### Task
Search the records for the string "different" and return each line that has it.

### Records to process
══════════
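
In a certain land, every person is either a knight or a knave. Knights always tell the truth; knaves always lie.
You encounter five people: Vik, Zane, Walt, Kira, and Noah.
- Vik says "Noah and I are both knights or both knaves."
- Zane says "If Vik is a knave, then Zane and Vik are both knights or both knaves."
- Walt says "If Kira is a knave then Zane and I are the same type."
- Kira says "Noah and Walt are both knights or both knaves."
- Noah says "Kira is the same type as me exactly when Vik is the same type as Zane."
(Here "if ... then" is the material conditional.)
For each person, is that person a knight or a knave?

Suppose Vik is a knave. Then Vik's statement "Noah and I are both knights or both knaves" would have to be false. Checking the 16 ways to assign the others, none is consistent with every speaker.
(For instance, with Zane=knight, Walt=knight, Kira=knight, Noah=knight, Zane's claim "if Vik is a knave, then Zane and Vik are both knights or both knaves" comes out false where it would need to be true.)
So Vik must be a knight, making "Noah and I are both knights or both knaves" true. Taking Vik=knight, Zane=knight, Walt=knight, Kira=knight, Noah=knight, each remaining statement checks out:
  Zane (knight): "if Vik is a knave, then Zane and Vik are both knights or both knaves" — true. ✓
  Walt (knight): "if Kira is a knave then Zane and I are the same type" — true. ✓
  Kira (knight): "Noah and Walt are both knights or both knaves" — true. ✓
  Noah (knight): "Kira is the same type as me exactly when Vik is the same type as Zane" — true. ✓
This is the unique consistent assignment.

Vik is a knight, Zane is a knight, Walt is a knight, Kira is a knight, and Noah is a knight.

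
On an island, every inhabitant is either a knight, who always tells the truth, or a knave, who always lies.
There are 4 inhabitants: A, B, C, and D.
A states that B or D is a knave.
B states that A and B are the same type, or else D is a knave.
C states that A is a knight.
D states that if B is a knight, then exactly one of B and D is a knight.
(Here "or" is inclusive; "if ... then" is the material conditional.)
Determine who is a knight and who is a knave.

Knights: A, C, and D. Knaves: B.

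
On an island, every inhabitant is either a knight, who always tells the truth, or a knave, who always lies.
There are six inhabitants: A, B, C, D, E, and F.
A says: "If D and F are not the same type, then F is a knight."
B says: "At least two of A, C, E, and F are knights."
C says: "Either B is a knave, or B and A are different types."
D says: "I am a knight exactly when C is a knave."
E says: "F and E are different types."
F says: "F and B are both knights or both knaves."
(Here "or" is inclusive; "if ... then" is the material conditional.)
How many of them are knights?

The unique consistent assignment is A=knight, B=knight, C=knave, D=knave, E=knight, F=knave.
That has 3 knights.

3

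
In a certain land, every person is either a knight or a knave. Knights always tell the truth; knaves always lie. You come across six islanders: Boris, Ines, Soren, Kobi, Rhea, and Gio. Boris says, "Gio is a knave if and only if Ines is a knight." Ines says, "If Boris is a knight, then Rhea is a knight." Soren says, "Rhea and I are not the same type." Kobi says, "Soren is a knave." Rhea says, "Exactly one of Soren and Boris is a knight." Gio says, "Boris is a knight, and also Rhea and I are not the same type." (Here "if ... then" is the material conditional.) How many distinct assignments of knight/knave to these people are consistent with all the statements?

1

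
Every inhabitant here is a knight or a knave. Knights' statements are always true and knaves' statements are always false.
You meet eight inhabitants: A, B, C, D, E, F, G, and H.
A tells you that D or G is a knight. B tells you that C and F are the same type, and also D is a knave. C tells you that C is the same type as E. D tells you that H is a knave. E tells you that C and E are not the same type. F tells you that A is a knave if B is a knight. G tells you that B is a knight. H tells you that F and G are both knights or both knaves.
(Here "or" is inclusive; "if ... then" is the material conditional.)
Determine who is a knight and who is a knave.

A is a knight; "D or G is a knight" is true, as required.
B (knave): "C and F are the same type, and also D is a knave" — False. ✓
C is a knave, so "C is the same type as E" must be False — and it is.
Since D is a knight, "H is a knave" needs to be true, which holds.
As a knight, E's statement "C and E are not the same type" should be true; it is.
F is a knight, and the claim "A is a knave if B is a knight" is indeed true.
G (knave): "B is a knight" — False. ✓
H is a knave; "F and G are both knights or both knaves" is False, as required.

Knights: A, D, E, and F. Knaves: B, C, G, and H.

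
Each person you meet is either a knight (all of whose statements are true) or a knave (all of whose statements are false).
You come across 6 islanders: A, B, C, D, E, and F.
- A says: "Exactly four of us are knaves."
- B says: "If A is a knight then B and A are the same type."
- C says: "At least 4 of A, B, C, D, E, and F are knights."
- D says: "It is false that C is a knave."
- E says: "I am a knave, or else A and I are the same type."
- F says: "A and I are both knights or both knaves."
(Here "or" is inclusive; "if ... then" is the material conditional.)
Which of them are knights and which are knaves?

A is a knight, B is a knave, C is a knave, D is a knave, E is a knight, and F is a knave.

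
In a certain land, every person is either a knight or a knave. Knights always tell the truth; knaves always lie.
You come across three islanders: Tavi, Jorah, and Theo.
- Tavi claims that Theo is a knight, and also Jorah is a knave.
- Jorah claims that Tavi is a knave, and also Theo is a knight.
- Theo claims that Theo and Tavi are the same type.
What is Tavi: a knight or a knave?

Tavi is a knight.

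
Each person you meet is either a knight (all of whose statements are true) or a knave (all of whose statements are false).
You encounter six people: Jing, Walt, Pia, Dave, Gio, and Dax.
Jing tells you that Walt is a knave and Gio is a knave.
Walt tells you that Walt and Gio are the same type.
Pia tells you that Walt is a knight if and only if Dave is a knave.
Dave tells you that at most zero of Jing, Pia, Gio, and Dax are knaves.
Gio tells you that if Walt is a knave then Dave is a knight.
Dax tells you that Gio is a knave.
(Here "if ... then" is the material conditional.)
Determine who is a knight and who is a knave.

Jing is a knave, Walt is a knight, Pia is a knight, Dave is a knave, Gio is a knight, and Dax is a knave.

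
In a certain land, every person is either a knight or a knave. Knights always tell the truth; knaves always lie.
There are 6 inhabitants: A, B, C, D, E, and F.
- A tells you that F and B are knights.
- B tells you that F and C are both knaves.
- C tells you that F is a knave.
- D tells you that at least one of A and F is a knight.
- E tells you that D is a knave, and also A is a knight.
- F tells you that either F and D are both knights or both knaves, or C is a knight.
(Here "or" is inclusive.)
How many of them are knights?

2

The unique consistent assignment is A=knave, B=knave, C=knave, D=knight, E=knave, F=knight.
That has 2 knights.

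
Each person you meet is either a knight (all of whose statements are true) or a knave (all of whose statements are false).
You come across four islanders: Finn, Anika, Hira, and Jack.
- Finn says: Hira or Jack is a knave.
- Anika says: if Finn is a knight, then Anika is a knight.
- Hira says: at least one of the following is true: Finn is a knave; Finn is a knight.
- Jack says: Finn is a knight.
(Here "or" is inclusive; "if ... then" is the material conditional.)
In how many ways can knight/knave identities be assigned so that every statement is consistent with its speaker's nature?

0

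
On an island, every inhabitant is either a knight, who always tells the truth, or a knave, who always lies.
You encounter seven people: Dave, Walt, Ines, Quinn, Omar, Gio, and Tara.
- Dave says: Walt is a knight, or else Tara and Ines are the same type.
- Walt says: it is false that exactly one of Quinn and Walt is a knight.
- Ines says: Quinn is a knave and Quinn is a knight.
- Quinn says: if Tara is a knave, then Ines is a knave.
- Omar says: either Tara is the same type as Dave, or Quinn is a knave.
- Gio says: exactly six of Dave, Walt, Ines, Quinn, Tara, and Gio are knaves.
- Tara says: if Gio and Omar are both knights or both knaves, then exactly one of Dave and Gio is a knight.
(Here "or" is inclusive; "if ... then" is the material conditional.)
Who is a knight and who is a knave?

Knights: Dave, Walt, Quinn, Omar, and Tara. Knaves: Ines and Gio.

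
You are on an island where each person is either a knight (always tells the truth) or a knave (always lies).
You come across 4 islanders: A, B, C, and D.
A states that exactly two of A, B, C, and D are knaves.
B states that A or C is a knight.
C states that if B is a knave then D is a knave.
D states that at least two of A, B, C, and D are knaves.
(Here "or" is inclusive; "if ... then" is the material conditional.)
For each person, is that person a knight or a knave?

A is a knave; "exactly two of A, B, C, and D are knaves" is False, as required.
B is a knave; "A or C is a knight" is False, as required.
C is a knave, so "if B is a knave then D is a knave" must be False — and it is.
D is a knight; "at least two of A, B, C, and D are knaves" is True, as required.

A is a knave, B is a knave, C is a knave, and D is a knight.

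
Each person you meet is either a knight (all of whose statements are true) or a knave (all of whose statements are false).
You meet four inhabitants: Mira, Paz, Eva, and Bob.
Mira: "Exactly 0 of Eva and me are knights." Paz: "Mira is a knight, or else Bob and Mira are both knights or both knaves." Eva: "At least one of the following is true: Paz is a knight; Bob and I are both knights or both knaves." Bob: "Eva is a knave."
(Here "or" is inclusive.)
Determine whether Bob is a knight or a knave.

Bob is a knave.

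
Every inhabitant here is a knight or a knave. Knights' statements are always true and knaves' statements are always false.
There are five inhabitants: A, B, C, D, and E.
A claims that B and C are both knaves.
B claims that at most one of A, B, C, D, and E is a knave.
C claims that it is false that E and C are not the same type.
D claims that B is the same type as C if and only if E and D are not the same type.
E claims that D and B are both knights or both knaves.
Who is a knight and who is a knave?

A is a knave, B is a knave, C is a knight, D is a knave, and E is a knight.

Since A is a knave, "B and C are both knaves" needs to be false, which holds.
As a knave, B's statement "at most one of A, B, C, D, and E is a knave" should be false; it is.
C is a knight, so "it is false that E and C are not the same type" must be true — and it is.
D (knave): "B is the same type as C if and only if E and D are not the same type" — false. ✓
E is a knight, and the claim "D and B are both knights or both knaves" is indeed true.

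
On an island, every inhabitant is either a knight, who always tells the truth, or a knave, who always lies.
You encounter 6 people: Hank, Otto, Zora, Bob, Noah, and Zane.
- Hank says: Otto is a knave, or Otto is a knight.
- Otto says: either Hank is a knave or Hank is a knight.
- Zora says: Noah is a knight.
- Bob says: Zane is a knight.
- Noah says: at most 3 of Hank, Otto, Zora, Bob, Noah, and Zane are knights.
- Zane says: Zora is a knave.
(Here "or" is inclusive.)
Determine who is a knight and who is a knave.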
══════════
### Answer below
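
C says: "Either B is a knave, or B and A are different types."
E says: "F and E are different types."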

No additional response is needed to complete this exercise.